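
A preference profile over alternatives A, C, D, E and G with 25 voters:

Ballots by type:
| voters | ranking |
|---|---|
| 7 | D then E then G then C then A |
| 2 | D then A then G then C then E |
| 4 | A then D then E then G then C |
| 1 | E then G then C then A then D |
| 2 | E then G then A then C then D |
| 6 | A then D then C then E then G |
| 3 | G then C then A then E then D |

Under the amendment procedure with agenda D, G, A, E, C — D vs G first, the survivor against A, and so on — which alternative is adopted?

A

Round 1: D vs G — 19–6, D advances.
Round 2: D vs A — 9–16, A advances.
Round 3: A vs E — 15–10, A advances.
Round 4: A vs C — 14–11, A advances.
The agenda winner is A.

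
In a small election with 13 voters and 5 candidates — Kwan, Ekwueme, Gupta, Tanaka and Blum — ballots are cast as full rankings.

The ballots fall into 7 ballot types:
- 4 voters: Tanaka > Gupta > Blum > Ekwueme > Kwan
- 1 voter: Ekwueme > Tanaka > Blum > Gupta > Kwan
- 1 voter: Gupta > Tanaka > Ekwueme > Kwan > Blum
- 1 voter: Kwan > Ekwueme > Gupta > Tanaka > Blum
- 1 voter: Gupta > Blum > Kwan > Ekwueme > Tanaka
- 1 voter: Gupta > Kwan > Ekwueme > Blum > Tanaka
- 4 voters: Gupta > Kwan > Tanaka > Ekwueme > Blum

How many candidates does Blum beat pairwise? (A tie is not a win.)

Blum against each rival (13 voters):
Blum vs Kwan: Blum preferred on 4+1+1 = 6 ballots; Kwan wins 7–6.
Blum vs Ekwueme: Blum is ranked higher on 4+1 = 5 ballots, Ekwueme on 8. Ekwueme wins 8–5.
Blum–Gupta: Gupta 12–1.
Blum vs Tanaka: 2 to 11, Tanaka.
Blum beats no one; loses to Kwan, Ekwueme, Gupta, Tanaka — 0 pairwise wins.

0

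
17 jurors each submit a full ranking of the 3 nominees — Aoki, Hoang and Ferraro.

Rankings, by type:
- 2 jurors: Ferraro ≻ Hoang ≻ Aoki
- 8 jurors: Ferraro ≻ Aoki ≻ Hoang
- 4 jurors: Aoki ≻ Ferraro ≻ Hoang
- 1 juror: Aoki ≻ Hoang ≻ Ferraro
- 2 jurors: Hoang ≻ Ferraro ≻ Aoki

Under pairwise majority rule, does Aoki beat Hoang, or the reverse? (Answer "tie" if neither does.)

Ballots ranking Aoki above Hoang: 8 + 4 + 1 = 13.
Ballots ranking Hoang above Aoki: 17 − 13 = 4.
Aoki wins the head-to-head 13–4.

Aoki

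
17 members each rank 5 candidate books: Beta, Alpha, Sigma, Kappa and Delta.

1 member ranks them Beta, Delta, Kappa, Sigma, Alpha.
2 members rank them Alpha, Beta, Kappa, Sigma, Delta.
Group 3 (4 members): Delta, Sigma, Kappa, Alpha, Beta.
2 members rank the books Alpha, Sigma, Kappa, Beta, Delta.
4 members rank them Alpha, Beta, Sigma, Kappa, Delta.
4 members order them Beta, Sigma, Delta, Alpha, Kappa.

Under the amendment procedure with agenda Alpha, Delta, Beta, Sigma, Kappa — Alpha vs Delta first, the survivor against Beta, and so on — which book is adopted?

Round 1: Alpha vs Delta — 8–9, Delta advances.
Round 2: Delta vs Beta — 4–13, Beta advances.
Round 3: Beta vs Sigma — 11–6, Beta advances.
Round 4: Beta vs Kappa — 11–6, Beta advances.
The agenda winner is Beta.

Beta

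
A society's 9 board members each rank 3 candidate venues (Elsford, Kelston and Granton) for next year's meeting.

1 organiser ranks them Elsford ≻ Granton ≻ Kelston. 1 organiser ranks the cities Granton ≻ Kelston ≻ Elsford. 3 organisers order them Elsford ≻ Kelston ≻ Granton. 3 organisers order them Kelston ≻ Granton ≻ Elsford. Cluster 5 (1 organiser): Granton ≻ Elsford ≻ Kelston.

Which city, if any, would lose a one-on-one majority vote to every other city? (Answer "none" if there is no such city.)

none

Pairwise majorities:
Elsford vs Kelston: Elsford, 5–4.
Elsford vs Granton: Granton, 5–4.
Kelston vs Granton: 3+3 = 6 for Kelston, 3 for Granton — Kelston by 6–3.
Each city has at least one pairwise win (Elsford beats Kelston; Kelston beats Granton; Granton beats Elsford) — no Condorcet loser.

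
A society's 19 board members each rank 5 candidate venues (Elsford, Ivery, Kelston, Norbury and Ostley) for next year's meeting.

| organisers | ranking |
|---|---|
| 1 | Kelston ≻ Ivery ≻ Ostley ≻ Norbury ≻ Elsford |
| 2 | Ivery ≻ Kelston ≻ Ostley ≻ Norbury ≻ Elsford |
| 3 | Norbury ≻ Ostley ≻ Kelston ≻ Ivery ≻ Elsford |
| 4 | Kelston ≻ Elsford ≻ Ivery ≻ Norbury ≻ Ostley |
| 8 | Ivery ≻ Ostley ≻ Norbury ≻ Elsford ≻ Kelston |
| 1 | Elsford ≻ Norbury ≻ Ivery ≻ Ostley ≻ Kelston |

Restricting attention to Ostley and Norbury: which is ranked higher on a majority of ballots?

Ballots ranking Ostley above Norbury: 1 + 2 + 8 = 11.
Ballots ranking Norbury above Ostley: 19 − 11 = 8.
Ostley wins the head-to-head 11–8.

Ostley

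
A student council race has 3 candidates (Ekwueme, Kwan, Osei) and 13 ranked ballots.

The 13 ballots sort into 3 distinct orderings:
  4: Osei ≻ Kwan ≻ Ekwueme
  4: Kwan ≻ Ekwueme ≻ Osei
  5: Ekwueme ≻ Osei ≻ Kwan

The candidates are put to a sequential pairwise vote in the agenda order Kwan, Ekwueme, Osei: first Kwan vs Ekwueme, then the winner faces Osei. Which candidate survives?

Osei

Round 1: Kwan vs Ekwueme — 8–5, Kwan advances.
Round 2: Kwan vs Osei — 4–9, Osei advances.
Osei survives the agenda.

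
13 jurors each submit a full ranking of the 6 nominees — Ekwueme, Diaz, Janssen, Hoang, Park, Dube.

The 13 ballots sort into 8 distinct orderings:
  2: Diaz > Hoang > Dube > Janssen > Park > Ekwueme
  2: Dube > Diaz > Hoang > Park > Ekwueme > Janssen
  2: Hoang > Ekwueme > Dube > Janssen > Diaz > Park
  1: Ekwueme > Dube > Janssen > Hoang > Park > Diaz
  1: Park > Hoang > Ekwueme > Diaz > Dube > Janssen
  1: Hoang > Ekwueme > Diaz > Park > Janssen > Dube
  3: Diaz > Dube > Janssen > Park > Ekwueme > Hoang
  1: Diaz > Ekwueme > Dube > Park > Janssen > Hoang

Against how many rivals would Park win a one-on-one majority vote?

Park against each rival (13 jurors):
Park vs Ekwueme: 2+2+1+3 = 8 for Park, 5 for Ekwueme — Park by 8–5.
Park vs Diaz: Diaz, 11–2.
Park vs Janssen: 5 to 8, Janssen.
Park–Hoang: Hoang 8–5.
Park vs Dube: Park preferred on 1+1 = 2 ballots; Dube wins 11–2.
Park beats Ekwueme; loses to Diaz, Janssen, Hoang, Dube — 1 pairwise win.

1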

- - -

▸ **WHAT THE TASK ASKS**: Give again, word for word, every line of the listing above from the one with "Group 3 (4 members): Delta, Sigma, Kappa, Alpha, Beta." to the one with "1 organiser ranks them", both inclusive, and nothing beyond them.

▸ **ANSWER**:
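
Group 3 (4 members): Delta, Sigma, Kappa, Alpha, Beta.
2 members rank the books Alpha, Sigma, Kappa, Beta, Delta.
4 members rank them Alpha, Beta, Sigma, Kappa, Delta.
4 members order them Beta, Sigma, Delta, Alpha, Kappa.

Under the amendment procedure with agenda Alpha, Delta, Beta, Sigma, Kappa — Alpha vs Delta first, the survivor against Beta, and so on — which book is adopted?

Round 1: Alpha vs Delta — 8–9, Delta advances.
Round 2: Delta vs Beta — 4–13, Beta advances.
Round 3: Beta vs Sigma — 11–6, Beta advances.
Round 4: Beta vs Kappa — 11–6, Beta advances.
The agenda winner is Beta.

Beta

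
A society's 9 board members each rank 3 candidate venues (Elsford, Kelston and Granton) for next year's meeting.

1 organiser ranks them Elsford ≻ Granton ≻ Kelston. 1 organiser ranks the cities Granton ≻ Kelston ≻ Elsford. 3 organisers order them Elsford ≻ Kelston ≻ Granton. 3 organisers order them Kelston ≻ Granton ≻ Elsford. Cluster 5 (1 organiser): Granton ≻ Elsford ≻ Kelston.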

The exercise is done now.